Collected data entries
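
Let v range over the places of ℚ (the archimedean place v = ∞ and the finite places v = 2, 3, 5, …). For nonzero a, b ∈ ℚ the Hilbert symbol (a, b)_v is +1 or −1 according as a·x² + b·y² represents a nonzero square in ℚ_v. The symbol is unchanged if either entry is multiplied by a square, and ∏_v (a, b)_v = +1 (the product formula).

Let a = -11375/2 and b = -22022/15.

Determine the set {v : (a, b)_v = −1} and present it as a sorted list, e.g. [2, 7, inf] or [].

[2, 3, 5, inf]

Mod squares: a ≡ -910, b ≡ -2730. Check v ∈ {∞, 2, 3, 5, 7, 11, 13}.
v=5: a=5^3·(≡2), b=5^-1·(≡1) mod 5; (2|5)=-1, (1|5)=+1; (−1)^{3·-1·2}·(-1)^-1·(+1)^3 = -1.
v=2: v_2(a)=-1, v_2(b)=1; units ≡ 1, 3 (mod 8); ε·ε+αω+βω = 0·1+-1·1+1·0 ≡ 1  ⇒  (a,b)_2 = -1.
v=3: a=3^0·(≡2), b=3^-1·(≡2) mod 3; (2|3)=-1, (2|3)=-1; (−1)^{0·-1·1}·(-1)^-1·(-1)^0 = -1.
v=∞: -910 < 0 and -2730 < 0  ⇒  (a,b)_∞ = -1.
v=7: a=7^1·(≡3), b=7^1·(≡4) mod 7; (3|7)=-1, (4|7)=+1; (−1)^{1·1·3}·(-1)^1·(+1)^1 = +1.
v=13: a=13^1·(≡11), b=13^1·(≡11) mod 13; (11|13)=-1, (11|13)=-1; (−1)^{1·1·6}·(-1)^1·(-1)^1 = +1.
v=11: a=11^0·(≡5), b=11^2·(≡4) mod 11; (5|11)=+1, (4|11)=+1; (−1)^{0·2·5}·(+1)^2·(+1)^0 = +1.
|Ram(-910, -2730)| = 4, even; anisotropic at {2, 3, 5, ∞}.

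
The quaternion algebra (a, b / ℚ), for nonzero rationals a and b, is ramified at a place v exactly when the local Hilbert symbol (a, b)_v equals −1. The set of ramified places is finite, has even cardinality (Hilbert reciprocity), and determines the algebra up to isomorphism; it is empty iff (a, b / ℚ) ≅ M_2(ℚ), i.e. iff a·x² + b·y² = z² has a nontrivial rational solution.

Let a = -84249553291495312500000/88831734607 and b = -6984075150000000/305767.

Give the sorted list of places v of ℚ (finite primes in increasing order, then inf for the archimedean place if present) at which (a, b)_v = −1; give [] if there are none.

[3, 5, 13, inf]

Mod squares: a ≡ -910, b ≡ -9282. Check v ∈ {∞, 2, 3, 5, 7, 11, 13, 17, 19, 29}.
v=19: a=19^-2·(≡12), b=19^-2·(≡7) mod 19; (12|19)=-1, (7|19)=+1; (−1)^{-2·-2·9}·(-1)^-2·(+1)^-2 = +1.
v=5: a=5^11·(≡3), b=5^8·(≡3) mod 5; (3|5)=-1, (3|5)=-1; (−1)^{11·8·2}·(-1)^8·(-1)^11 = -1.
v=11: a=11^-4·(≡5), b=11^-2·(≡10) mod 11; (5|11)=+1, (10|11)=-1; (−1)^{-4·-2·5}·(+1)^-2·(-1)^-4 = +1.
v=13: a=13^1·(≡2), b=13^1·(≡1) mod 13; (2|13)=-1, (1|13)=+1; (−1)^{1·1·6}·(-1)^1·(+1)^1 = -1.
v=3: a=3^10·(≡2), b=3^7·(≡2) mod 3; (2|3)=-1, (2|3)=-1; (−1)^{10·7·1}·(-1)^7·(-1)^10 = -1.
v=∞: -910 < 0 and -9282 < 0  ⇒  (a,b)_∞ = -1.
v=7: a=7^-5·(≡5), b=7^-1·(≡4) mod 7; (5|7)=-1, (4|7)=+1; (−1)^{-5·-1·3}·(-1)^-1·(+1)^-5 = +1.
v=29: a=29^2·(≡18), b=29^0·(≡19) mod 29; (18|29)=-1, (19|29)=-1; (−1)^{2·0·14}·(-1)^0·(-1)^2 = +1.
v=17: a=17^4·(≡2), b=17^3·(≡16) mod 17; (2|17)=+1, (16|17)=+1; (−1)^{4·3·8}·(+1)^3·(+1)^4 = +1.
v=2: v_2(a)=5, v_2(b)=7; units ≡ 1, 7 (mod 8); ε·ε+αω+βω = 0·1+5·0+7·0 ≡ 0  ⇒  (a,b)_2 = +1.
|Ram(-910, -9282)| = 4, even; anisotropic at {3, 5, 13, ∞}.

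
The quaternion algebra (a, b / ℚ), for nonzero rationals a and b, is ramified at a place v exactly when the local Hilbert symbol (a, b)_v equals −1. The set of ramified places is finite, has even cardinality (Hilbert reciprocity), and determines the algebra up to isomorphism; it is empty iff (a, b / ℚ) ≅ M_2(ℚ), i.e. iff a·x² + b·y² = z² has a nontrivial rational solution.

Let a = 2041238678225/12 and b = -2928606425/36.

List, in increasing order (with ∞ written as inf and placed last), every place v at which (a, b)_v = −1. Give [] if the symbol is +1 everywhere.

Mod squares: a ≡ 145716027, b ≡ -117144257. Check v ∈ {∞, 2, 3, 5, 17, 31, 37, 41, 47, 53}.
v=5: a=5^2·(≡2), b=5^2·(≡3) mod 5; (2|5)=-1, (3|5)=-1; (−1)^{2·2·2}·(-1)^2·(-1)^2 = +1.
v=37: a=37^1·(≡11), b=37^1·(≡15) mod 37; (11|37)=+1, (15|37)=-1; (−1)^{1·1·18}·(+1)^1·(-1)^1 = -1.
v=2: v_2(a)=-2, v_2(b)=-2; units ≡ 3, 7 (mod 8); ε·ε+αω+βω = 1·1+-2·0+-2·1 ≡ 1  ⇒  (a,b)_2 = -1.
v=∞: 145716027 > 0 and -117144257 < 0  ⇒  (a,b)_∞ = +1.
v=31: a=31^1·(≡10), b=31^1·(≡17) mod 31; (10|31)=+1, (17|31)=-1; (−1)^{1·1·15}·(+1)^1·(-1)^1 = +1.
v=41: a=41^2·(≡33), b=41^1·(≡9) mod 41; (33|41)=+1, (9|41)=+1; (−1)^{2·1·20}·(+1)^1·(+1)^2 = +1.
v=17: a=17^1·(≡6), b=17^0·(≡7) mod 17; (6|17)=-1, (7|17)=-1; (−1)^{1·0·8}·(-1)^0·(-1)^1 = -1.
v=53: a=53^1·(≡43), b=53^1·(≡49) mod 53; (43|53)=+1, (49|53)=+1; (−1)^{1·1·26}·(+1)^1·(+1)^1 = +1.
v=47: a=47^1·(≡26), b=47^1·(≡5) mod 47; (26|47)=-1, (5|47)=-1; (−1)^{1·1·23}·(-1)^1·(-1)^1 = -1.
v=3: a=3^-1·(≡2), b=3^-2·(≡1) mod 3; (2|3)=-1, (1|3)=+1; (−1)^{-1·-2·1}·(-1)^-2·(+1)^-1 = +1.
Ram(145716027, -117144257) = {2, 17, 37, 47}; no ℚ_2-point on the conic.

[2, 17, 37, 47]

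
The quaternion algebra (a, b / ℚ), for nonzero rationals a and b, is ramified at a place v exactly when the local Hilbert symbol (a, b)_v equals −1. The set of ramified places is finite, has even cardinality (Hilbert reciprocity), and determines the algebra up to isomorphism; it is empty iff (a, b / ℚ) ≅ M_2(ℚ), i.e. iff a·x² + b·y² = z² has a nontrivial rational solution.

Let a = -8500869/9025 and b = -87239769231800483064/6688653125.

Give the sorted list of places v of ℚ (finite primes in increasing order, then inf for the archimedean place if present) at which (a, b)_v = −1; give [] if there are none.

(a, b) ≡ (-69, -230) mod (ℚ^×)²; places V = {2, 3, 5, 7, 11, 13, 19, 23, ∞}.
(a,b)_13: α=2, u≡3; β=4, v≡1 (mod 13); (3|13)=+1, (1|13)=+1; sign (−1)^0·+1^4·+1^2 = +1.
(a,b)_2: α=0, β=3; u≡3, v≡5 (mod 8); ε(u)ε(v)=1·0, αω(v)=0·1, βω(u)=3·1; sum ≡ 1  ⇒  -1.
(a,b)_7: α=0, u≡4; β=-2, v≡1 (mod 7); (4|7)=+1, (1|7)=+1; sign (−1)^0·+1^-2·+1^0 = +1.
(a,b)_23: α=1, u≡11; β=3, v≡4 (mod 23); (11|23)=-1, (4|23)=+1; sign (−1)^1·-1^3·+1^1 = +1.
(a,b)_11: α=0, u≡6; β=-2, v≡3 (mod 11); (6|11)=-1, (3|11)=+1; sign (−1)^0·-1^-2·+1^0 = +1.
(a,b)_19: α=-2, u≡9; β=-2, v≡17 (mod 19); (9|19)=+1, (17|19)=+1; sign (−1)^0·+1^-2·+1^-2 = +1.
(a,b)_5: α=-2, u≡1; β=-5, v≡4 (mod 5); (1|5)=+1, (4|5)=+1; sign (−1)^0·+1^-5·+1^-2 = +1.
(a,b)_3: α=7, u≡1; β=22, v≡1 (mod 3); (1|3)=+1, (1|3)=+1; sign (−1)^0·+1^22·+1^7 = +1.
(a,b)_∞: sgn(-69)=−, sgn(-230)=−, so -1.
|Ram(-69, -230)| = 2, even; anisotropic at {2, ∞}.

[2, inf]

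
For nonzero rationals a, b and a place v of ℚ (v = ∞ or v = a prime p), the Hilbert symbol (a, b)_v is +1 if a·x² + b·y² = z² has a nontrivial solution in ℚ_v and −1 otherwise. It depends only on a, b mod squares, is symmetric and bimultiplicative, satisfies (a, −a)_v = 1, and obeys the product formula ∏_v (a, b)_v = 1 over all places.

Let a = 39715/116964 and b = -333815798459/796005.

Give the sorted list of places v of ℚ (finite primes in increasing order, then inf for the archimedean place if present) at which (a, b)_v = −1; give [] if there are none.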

*PROBLEM DESCRIPTION*: Please write out, exactly as they appear above, only the lines in the stretch from the line with "Let a = 2041238678225/12" through the line with "Let a = -8500869/9025".

*TASK RESPONSE*:
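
Let a = 2041238678225/12 and b = -2928606425/36.

List, in increasing order (with ∞ written as inf and placed last), every place v at which (a, b)_v = −1. Give [] if the symbol is +1 everywhere.

Mod squares: a ≡ 145716027, b ≡ -117144257. Check v ∈ {∞, 2, 3, 5, 17, 31, 37, 41, 47, 53}.
v=5: a=5^2·(≡2), b=5^2·(≡3) mod 5; (2|5)=-1, (3|5)=-1; (−1)^{2·2·2}·(-1)^2·(-1)^2 = +1.
v=37: a=37^1·(≡11), b=37^1·(≡15) mod 37; (11|37)=+1, (15|37)=-1; (−1)^{1·1·18}·(+1)^1·(-1)^1 = -1.
v=2: v_2(a)=-2, v_2(b)=-2; units ≡ 3, 7 (mod 8); ε·ε+αω+βω = 1·1+-2·0+-2·1 ≡ 1  ⇒  (a,b)_2 = -1.
v=∞: 145716027 > 0 and -117144257 < 0  ⇒  (a,b)_∞ = +1.
v=31: a=31^1·(≡10), b=31^1·(≡17) mod 31; (10|31)=+1, (17|31)=-1; (−1)^{1·1·15}·(+1)^1·(-1)^1 = +1.
v=41: a=41^2·(≡33), b=41^1·(≡9) mod 41; (33|41)=+1, (9|41)=+1; (−1)^{2·1·20}·(+1)^1·(+1)^2 = +1.
v=17: a=17^1·(≡6), b=17^0·(≡7) mod 17; (6|17)=-1, (7|17)=-1; (−1)^{1·0·8}·(-1)^0·(-1)^1 = -1.
v=53: a=53^1·(≡43), b=53^1·(≡49) mod 53; (43|53)=+1, (49|53)=+1; (−1)^{1·1·26}·(+1)^1·(+1)^1 = +1.
v=47: a=47^1·(≡26), b=47^1·(≡5) mod 47; (26|47)=-1, (5|47)=-1; (−1)^{1·1·23}·(-1)^1·(-1)^1 = -1.
v=3: a=3^-1·(≡2), b=3^-2·(≡1) mod 3; (2|3)=-1, (1|3)=+1; (−1)^{-1·-2·1}·(-1)^-2·(+1)^-1 = +1.
Ram(145716027, -117144257) = {2, 17, 37, 47}; no ℚ_2-point on the conic.

[2, 17, 37, 47]

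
The quaternion algebra (a, b / ℚ), for nonzero rationals a and b, is ramified at a place v exactly when the local Hilbert symbol (a, b)_v equals −1. The set of ramified places is finite, has even cardinality (Hilbert reciprocity), and determines the algebra up to isomorphism; it is empty iff (a, b / ℚ) ≅ M_2(ℚ), i.e. iff a·x² + b·y² = z² has a nontrivial rational solution.

Let a = -8500869/9025 and b = -87239769231800483064/6688653125.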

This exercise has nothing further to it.